### Information given ###

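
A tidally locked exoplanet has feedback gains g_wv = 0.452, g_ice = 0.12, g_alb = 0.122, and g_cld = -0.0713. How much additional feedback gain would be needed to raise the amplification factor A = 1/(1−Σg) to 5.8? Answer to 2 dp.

0.20

Current total gain = 0.6227.
Target gain for A = 5.8: g* = 1 − 1/5.8 = 0.8276.
Additional gain needed = 0.8276 − 0.6227 = 0.20.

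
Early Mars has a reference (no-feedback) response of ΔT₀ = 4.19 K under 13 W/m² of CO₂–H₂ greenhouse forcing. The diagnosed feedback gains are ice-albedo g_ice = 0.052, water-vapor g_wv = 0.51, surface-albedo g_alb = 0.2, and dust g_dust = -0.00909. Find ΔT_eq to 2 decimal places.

Total gain g = 0.052 + 0.51 + 0.2 − 0.00909 = 0.75291.
Amplification A = 1/(1 − 0.75291) = 4.047.
ΔT = 4.19 × 4.047 = 16.96 K.

16.96 K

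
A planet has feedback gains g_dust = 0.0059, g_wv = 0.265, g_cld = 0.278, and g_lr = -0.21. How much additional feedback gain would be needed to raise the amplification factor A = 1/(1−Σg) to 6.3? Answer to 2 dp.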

###

__Work to be completed__:
Give back each record exactly, from the first line through the last.

__Answer section__:
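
A tidally locked exoplanet has feedback gains g_wv = 0.452, g_ice = 0.12, g_alb = 0.122, and g_cld = -0.0713. How much additional feedback gain would be needed to raise the amplification factor A = 1/(1−Σg) to 5.8? Answer to 2 dp.

0.20

Current total gain = 0.6227.
Target gain for A = 5.8: g* = 1 − 1/5.8 = 0.8276.
Additional gain needed = 0.8276 − 0.6227 = 0.20.

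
Early Mars has a reference (no-feedback) response of ΔT₀ = 4.19 K under 13 W/m² of CO₂–H₂ greenhouse forcing. The diagnosed feedback gains are ice-albedo g_ice = 0.052, water-vapor g_wv = 0.51, surface-albedo g_alb = 0.2, and dust g_dust = -0.00909. Find ΔT_eq to 2 decimal places.

Total gain g = 0.052 + 0.51 + 0.2 − 0.00909 = 0.75291.
Amplification A = 1/(1 − 0.75291) = 4.047.
ΔT = 4.19 × 4.047 = 16.96 K.

16.96 K

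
A planet has feedback gains g_dust = 0.0059, g_wv = 0.265, g_cld = 0.278, and g_lr = -0.21. How much additional feedback gain would be needed to raise the amplification factor A = 1/(1−Σg) to 6.3? Answer to 2 dp.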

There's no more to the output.